INFORMATION: Begin
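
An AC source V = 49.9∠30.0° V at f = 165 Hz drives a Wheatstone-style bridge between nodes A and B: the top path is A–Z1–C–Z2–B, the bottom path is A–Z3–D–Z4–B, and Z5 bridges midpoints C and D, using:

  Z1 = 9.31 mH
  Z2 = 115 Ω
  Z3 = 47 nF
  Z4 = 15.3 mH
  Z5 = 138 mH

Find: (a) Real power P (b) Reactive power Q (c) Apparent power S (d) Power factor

Step 1 — Angular frequency: ω = 2π·f = 2π·165 = 1037 rad/s.
Step 2 — Component impedances:
  Z1: Z = jωL = j·1037·0.00931 = 0 + j9.652 Ω
  Z2: Z = R = 115 Ω
  Z3: Z = 1/(jωC) = -j/(ω·C) = 0 - j2.052e+04 Ω
  Z4: Z = jωL = j·1037·0.0153 = 0 + j15.86 Ω
  Z5: Z = jωL = j·1037·0.138 = 0 + j143.1 Ω
Step 3 — Bridge requires nodal analysis (the Z5 bridge couples midpoints C and D, so the two paths cannot be reduced to a simple series/parallel combination). Setting node B to ground and injecting 1 A at node A, the 3-node admittance system at A, C, D solves to V_A = Z_AB = 75.87 + j64.21 Ω = 99.4∠40.2° Ω.
Step 4 — Source phasor: V = 49.9∠30.0° V = 43.21 + j24.95 V.
Step 5 — Current: I = V / Z = 0.494 - j0.08926 A = 0.502∠-10.2° A.
Step 6 — Complex power: S = V·I* = 19.12 + j16.18 VA.
Step 7 — Real power: P = Re(S) = 19.12 W.
Step 8 — Reactive power: Q = Im(S) = 16.18 VAR.
Step 9 — Apparent power: |S| = 25.05 VA.
Step 10 — Power factor: PF = P/|S| = 0.7633 (lagging).

(a) P = 19.12 W  (b) Q = 16.18 VAR  (c) S = 25.05 VA  (d) PF = 0.7633 (lagging)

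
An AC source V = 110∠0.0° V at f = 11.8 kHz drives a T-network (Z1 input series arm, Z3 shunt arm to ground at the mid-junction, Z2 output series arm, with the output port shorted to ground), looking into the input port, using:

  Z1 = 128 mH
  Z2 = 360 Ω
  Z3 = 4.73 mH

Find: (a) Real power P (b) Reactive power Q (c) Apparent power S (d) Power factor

Step 1 — Angular frequency: ω = 2π·f = 2π·1.18e+04 = 7.414e+04 rad/s.
Step 2 — Component impedances:
  Z1: Z = jωL = j·7.414e+04·0.128 = 0 + j9490 Ω
  Z2: Z = R = 360 Ω
  Z3: Z = jωL = j·7.414e+04·0.00473 = 0 + j350.7 Ω
Step 3 — With the output port shorted to ground, the output series arm Z2 runs from the junction to ground; the shunt arm Z3 also runs from the junction to ground. They appear in parallel: Z3 || Z2 = 175.3 + j179.9 Ω.
Step 4 — Series with input arm Z1: Z_in = Z1 + (Z3 || Z2) = 175.3 + j9670 Ω = 9672∠89.0° Ω.
Step 5 — Source phasor: V = 110∠0.0° V = 110 V.
Step 6 — Current: I = V / Z = 0.0002061 - j0.01137 A = 0.01137∠-89.0° A.
Step 7 — Complex power: S = V·I* = 0.02267 + j1.251 VA.
Step 8 — Real power: P = Re(S) = 0.02267 W.
Step 9 — Reactive power: Q = Im(S) = 1.251 VAR.
Step 10 — Apparent power: |S| = 1.251 VA.
Step 11 — Power factor: PF = P/|S| = 0.01812 (lagging).

(a) P = 0.02267 W  (b) Q = 1.251 VAR  (c) S = 1.251 VA  (d) PF = 0.01812 (lagging)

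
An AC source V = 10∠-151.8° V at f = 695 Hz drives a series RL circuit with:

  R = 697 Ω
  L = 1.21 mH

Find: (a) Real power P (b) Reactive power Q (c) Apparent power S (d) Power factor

Step 1 — Angular frequency: ω = 2π·f = 2π·695 = 4367 rad/s.
Step 2 — Component impedances:
  R: Z = R = 697 Ω
  L: Z = jωL = j·4367·0.00121 = 0 + j5.284 Ω
Step 3 — Series combination: Z_total = R + L = 697 + j5.284 Ω = 697∠0.4° Ω.
Step 4 — Source phasor: V = 10∠-151.8° V = -8.813 - j4.726 V.
Step 5 — Current: I = V / Z = -0.01269 - j0.006684 A = 0.01435∠-152.2° A.
Step 6 — Complex power: S = V·I* = 0.1435 + j0.001088 VA.
Step 7 — Real power: P = Re(S) = 0.1435 W.
Step 8 — Reactive power: Q = Im(S) = 0.001088 VAR.
Step 9 — Apparent power: |S| = 0.1435 VA.
Step 10 — Power factor: PF = P/|S| = 1 (lagging).

(a) P = 0.1435 W  (b) Q = 0.001088 VAR  (c) S = 0.1435 VA  (d) PF = 1 (lagging)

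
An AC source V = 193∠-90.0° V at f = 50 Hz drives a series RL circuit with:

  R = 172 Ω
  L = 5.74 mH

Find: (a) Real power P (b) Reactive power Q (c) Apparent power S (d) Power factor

Step 1 — Angular frequency: ω = 2π·f = 2π·50 = 314.2 rad/s.
Step 2 — Component impedances:
  R: Z = R = 172 Ω
  L: Z = jωL = j·314.2·0.00574 = 0 + j1.803 Ω
Step 3 — Series combination: Z_total = R + L = 172 + j1.803 Ω = 172∠0.6° Ω.
Step 4 — Source phasor: V = 193∠-90.0° V = 0 - j193 V.
Step 5 — Current: I = V / Z = -0.01176 - j1.122 A = 1.122∠-90.6° A.
Step 6 — Complex power: S = V·I* = 216.5 + j2.27 VA.
Step 7 — Real power: P = Re(S) = 216.5 W.
Step 8 — Reactive power: Q = Im(S) = 2.27 VAR.
Step 9 — Apparent power: |S| = 216.6 VA.
Step 10 — Power factor: PF = P/|S| = 0.9999 (lagging).

(a) P = 216.5 W  (b) Q = 2.27 VAR  (c) S = 216.6 VA  (d) PF = 0.9999 (lagging)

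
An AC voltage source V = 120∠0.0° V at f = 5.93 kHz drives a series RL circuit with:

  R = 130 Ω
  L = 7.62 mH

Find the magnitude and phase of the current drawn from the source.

Step 1 — Angular frequency: ω = 2π·f = 2π·5930 = 3.726e+04 rad/s.
Step 2 — Component impedances:
  R: Z = R = 130 Ω
  L: Z = jωL = j·3.726e+04·0.00762 = 0 + j283.9 Ω
Step 3 — Series combination: Z_total = R + L = 130 + j283.9 Ω = 312.3∠65.4° Ω.
Step 4 — Source phasor: V = 120∠0.0° V = 120 V.
Step 5 — Ohm's law: I = V / Z_total = (120) / (130 + j283.9) = 0.16 - j0.3494 A.
Step 6 — Convert to polar: |I| = 0.3843 A, ∠I = -65.4°.

I = 0.3843∠-65.4° A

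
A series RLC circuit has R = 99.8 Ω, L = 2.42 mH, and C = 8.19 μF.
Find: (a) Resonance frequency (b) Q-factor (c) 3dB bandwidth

Step 1 — Resonance condition Im(Z)=0 gives ω₀ = 1/√(LC).
Step 2 — ω₀ = 1/√(0.00242·8.19e-06) = 7103 rad/s.
Step 3 — f₀ = ω₀/(2π) = 1130 Hz.
Step 4 — Series Q: Q = ω₀L/R = 7103·0.00242/99.8 = 0.1722.
Step 5 — 3dB bandwidth: Δω = ω₀/Q = 4.124e+04 rad/s; BW = Δω/(2π) = 6563 Hz.

(a) f₀ = 1130 Hz  (b) Q = 0.1722  (c) BW = 6563 Hz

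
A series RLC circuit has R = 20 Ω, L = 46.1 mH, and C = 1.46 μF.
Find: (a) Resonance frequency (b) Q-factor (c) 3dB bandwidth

Step 1 — Resonance: ω₀ = 1/√(LC) = 1/√(0.0461·1.46e-06) = 3855 rad/s.
Step 2 — f₀ = ω₀/(2π) = 613.5 Hz.
Step 3 — Series Q: Q = ω₀L/R = 3855·0.0461/20 = 8.885.
Step 4 — Bandwidth: Δω = ω₀/Q = 433.8 rad/s; BW = Δω/(2π) = 69.05 Hz.

(a) f₀ = 613.5 Hz  (b) Q = 8.885  (c) BW = 69.05 Hz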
INFORMATION: End
■ ABOUT THIS EXERCISE
When the string "using" occurs in a line of the material, that line belongs in the answer.

■ RESPONSE FOR THIS EXERCISE
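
An AC source V = 49.9∠30.0° V at f = 165 Hz drives a Wheatstone-style bridge between nodes A and B: the top path is A–Z1–C–Z2–B, the bottom path is A–Z3–D–Z4–B, and Z5 bridges midpoints C and D, using:
An AC source V = 110∠0.0° V at f = 11.8 kHz drives a T-network (Z1 input series arm, Z3 shunt arm to ground at the mid-junction, Z2 output series arm, with the output port shorted to ground), looking into the input port, using: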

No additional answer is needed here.